### EXERCISE OBJECTIVE
Give back every entry, exactly as written.

+--

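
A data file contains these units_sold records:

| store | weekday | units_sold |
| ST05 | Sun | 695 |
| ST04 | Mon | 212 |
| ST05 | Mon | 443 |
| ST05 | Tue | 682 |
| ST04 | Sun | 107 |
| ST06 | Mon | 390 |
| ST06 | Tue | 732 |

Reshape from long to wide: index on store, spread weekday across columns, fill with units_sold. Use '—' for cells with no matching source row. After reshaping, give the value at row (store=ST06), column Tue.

732

The long row with store=ST06, weekday=Tue has units_sold=732.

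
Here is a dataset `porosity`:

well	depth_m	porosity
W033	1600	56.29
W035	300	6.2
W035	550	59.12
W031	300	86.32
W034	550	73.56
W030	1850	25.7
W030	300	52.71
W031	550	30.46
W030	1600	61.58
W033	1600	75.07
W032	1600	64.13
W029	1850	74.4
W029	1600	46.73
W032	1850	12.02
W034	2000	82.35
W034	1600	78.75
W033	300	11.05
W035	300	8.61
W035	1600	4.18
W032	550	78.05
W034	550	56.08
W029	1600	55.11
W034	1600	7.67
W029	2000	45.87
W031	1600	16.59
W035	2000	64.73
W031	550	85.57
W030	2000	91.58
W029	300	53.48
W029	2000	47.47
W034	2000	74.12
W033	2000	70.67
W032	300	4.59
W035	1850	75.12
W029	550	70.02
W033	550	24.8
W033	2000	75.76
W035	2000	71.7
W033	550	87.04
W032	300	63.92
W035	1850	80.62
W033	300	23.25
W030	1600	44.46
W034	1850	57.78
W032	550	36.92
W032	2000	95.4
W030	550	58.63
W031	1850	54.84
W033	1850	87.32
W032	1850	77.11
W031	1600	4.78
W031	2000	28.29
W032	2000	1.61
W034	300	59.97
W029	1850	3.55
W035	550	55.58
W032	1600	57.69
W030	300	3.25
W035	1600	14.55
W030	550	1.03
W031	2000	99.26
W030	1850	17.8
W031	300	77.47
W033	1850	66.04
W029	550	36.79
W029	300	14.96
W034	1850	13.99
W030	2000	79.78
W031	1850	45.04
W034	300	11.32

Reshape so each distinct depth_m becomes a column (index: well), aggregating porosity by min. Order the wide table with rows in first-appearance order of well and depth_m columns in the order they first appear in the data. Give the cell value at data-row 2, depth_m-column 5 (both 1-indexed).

With rows in first-appearance order of well, row 2 is well=W035. depth_m columns in first-appearance order: 1600, 300, 550, 1850, 2000; column 5 is 2000.
Long rows with well=W035, depth_m=2000: min(64.73, 71.7) = 64.73.

64.73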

+--

### RESPONSE
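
A data file contains these units_sold records:

| store | weekday | units_sold |
| ST05 | Sun | 695 |
| ST04 | Mon | 212 |
| ST05 | Mon | 443 |
| ST05 | Tue | 682 |
| ST04 | Sun | 107 |
| ST06 | Mon | 390 |
| ST06 | Tue | 732 |

Reshape from long to wide: index on store, spread weekday across columns, fill with units_sold. Use '—' for cells with no matching source row. After reshaping, give the value at row (store=ST06), column Tue.

732

The long row with store=ST06, weekday=Tue has units_sold=732.

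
Here is a dataset `porosity`:

well	depth_m	porosity
W033	1600	56.29
W035	300	6.2
W035	550	59.12
W031	300	86.32
W034	550	73.56
W030	1850	25.7
W030	300	52.71
W031	550	30.46
W030	1600	61.58
W033	1600	75.07
W032	1600	64.13
W029	1850	74.4
W029	1600	46.73
W032	1850	12.02
W034	2000	82.35
W034	1600	78.75
W033	300	11.05
W035	300	8.61
W035	1600	4.18
W032	550	78.05
W034	550	56.08
W029	1600	55.11
W034	1600	7.67
W029	2000	45.87
W031	1600	16.59
W035	2000	64.73
W031	550	85.57
W030	2000	91.58
W029	300	53.48
W029	2000	47.47
W034	2000	74.12
W033	2000	70.67
W032	300	4.59
W035	1850	75.12
W029	550	70.02
W033	550	24.8
W033	2000	75.76
W035	2000	71.7
W033	550	87.04
W032	300	63.92
W035	1850	80.62
W033	300	23.25
W030	1600	44.46
W034	1850	57.78
W032	550	36.92
W032	2000	95.4
W030	550	58.63
W031	1850	54.84
W033	1850	87.32
W032	1850	77.11
W031	1600	4.78
W031	2000	28.29
W032	2000	1.61
W034	300	59.97
W029	1850	3.55
W035	550	55.58
W032	1600	57.69
W030	300	3.25
W035	1600	14.55
W030	550	1.03
W031	2000	99.26
W030	1850	17.8
W031	300	77.47
W033	1850	66.04
W029	550	36.79
W029	300	14.96
W034	1850	13.99
W030	2000	79.78
W031	1850	45.04
W034	300	11.32

Reshape so each distinct depth_m becomes a column (index: well), aggregating porosity by min. Order the wide table with rows in first-appearance order of well and depth_m columns in the order they first appear in the data. Give the cell value at data-row 2, depth_m-column 5 (both 1-indexed).

With rows in first-appearance order of well, row 2 is well=W035. depth_m columns in first-appearance order: 1600, 300, 550, 1850, 2000; column 5 is 2000.
Long rows with well=W035, depth_m=2000: min(64.73, 71.7) = 64.73.

64.73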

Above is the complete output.